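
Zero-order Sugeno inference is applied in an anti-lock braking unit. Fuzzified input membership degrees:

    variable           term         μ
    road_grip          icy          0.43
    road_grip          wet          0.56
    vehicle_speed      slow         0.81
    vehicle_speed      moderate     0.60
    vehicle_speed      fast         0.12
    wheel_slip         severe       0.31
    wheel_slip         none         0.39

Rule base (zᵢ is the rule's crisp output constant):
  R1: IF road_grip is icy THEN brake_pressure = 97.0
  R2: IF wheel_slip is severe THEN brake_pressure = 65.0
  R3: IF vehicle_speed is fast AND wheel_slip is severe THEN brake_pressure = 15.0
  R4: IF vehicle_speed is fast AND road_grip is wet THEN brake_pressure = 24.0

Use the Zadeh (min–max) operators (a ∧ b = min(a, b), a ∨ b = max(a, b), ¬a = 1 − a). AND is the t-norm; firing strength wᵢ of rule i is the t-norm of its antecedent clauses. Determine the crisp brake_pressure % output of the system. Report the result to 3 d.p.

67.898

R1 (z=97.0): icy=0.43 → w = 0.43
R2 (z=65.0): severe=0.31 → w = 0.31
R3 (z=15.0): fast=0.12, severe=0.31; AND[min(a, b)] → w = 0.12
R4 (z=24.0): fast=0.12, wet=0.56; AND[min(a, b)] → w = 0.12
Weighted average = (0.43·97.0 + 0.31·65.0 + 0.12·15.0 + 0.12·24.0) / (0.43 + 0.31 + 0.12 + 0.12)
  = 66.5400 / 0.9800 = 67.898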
———
Return exactly the run of lines that opens with the one containing "R2: IF wheel_slip" and closes with the last line of the records above.

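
  R2: IF wheel_slip is severe THEN brake_pressure = 65.0
  R3: IF vehicle_speed is fast AND wheel_slip is severe THEN brake_pressure = 15.0
  R4: IF vehicle_speed is fast AND road_grip is wet THEN brake_pressure = 24.0

Use the Zadeh (min–max) operators (a ∧ b = min(a, b), a ∨ b = max(a, b), ¬a = 1 − a). AND is the t-norm; firing strength wᵢ of rule i is the t-norm of its antecedent clauses. Determine the crisp brake_pressure % output of the system. Report the result to 3 d.p.

67.898

R1 (z=97.0): icy=0.43 → w = 0.43
R2 (z=65.0): severe=0.31 → w = 0.31
R3 (z=15.0): fast=0.12, severe=0.31; AND[min(a, b)] → w = 0.12
R4 (z=24.0): fast=0.12, wet=0.56; AND[min(a, b)] → w = 0.12
Weighted average = (0.43·97.0 + 0.31·65.0 + 0.12·15.0 + 0.12·24.0) / (0.43 + 0.31 + 0.12 + 0.12)
  = 66.5400 / 0.9800 = 67.898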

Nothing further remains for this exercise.